(Saved entries)
********

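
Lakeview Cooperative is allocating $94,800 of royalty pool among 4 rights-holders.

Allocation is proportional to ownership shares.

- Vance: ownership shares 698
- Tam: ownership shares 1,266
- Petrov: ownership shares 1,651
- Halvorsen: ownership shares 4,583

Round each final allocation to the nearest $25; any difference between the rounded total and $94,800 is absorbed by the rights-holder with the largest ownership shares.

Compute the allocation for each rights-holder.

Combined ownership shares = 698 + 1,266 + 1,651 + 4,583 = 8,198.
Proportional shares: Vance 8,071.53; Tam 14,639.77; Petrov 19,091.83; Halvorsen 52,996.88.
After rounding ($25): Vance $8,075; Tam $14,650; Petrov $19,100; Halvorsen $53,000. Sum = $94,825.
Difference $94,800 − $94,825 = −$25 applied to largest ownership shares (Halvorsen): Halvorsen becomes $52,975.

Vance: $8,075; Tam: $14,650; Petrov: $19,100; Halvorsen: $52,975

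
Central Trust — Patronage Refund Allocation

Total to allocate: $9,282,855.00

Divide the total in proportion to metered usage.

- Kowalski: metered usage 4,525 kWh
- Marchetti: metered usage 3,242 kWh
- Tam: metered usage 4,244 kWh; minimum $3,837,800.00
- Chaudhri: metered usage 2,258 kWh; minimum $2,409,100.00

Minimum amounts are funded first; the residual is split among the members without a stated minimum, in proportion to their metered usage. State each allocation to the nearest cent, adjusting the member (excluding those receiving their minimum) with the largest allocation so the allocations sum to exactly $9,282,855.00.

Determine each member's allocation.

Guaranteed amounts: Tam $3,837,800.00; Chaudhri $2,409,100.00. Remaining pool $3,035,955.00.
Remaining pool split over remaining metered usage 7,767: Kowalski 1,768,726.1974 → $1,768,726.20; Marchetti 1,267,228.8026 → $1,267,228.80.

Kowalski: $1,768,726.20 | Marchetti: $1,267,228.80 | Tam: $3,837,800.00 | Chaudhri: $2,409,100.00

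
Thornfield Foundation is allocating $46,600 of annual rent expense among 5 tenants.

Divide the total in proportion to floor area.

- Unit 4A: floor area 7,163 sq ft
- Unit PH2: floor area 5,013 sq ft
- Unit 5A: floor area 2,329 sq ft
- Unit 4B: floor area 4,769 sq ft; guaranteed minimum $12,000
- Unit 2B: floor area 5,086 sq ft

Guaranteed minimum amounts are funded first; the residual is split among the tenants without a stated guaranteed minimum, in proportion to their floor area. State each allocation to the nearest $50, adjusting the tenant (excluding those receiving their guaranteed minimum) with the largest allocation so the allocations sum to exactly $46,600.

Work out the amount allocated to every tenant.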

********

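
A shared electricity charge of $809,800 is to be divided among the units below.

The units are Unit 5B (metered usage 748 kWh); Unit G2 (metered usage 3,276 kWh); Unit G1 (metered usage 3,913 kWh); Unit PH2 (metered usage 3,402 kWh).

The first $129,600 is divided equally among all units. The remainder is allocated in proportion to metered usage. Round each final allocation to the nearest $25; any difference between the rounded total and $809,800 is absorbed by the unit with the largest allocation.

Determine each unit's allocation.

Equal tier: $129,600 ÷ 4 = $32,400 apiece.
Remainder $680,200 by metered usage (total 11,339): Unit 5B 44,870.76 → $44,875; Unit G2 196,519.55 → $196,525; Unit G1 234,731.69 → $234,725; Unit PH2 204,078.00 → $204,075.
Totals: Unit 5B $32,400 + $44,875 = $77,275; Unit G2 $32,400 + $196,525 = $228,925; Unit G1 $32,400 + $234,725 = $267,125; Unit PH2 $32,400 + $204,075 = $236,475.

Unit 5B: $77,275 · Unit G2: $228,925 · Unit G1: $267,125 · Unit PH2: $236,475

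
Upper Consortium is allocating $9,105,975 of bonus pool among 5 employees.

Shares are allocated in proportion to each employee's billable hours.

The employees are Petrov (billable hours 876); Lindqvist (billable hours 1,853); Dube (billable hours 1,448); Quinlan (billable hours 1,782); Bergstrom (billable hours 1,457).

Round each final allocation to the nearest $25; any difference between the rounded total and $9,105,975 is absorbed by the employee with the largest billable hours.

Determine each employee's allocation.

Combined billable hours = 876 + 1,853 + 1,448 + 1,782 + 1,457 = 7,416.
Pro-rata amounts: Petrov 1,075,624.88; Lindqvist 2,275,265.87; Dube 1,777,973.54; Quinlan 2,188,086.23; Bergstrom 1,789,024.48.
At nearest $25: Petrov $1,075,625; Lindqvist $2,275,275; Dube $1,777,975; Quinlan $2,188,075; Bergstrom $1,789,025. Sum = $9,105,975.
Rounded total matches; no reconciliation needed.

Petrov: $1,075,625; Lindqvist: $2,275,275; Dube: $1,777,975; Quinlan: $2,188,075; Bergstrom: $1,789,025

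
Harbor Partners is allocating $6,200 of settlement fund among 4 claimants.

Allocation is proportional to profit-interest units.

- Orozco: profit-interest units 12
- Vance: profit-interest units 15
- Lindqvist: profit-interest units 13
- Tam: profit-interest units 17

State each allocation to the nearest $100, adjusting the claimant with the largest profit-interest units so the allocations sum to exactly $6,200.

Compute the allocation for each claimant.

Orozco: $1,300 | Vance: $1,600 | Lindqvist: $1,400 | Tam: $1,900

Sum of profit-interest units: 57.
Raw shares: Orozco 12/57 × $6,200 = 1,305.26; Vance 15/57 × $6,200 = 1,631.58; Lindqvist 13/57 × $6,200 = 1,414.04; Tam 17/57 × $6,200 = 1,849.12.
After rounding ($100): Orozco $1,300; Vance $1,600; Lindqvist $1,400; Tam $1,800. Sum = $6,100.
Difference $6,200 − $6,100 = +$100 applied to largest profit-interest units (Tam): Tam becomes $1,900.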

********

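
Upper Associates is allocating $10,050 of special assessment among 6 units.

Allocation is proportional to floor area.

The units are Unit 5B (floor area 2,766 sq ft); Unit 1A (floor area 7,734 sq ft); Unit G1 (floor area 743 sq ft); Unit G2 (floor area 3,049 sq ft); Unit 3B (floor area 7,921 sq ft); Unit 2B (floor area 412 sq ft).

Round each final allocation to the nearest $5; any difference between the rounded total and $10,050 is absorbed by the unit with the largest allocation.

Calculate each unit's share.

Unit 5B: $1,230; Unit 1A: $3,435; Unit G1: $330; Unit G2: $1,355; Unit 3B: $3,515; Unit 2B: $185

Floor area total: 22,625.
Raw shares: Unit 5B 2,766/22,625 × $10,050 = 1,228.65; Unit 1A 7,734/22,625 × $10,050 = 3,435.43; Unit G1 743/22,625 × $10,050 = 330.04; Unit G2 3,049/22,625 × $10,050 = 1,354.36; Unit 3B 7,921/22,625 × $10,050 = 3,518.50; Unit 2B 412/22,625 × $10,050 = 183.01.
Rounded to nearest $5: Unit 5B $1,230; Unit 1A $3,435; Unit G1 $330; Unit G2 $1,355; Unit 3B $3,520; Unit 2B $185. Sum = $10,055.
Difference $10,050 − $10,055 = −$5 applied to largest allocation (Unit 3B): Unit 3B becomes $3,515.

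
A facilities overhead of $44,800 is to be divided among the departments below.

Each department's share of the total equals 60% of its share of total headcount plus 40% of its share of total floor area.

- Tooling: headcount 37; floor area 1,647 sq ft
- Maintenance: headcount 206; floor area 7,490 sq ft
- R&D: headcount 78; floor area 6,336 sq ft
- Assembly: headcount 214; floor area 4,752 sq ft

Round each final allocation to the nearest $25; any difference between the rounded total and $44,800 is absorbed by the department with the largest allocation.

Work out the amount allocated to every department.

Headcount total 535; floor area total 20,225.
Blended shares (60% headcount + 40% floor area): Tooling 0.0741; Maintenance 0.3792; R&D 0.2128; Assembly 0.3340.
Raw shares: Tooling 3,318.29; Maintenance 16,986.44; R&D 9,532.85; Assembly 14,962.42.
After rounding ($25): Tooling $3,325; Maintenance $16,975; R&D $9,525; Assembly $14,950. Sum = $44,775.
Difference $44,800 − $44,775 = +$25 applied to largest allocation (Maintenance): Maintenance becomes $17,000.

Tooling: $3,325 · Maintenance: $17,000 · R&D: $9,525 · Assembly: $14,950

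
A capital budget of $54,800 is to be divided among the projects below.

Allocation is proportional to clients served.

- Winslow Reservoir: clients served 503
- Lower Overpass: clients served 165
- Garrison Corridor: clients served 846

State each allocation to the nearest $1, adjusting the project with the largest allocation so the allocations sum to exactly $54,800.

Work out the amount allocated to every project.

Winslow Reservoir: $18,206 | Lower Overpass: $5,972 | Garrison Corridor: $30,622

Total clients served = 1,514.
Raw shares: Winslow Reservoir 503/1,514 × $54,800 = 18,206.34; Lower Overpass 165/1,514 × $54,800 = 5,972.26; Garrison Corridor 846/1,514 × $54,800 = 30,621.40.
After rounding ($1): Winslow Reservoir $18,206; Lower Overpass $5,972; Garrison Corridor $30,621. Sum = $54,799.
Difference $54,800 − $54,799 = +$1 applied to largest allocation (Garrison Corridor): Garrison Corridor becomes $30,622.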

********

What to do:
Would you retype exactly the lines above, from the line with "Upper Associates is" to the line with "department with the largest allocation.", with both end lines kept and nothing more?

Worked solution:
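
Upper Associates is allocating $10,050 of special assessment among 6 units.

Allocation is proportional to floor area.

The units are Unit 5B (floor area 2,766 sq ft); Unit 1A (floor area 7,734 sq ft); Unit G1 (floor area 743 sq ft); Unit G2 (floor area 3,049 sq ft); Unit 3B (floor area 7,921 sq ft); Unit 2B (floor area 412 sq ft).

Round each final allocation to the nearest $5; any difference between the rounded total and $10,050 is absorbed by the unit with the largest allocation.

Calculate each unit's share.

Unit 5B: $1,230; Unit 1A: $3,435; Unit G1: $330; Unit G2: $1,355; Unit 3B: $3,515; Unit 2B: $185

Floor area total: 22,625.
Raw shares: Unit 5B 2,766/22,625 × $10,050 = 1,228.65; Unit 1A 7,734/22,625 × $10,050 = 3,435.43; Unit G1 743/22,625 × $10,050 = 330.04; Unit G2 3,049/22,625 × $10,050 = 1,354.36; Unit 3B 7,921/22,625 × $10,050 = 3,518.50; Unit 2B 412/22,625 × $10,050 = 183.01.
Rounded to nearest $5: Unit 5B $1,230; Unit 1A $3,435; Unit G1 $330; Unit G2 $1,355; Unit 3B $3,520; Unit 2B $185. Sum = $10,055.
Difference $10,050 − $10,055 = −$5 applied to largest allocation (Unit 3B): Unit 3B becomes $3,515.

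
A facilities overhead of $44,800 is to be divided among the departments below.

Each department's share of the total equals 60% of its share of total headcount plus 40% of its share of total floor area.

- Tooling: headcount 37; floor area 1,647 sq ft
- Maintenance: headcount 206; floor area 7,490 sq ft
- R&D: headcount 78; floor area 6,336 sq ft
- Assembly: headcount 214; floor area 4,752 sq ft

Round each final allocation to the nearest $25; any difference between the rounded total and $44,800 is absorbed by the department with the largest allocation.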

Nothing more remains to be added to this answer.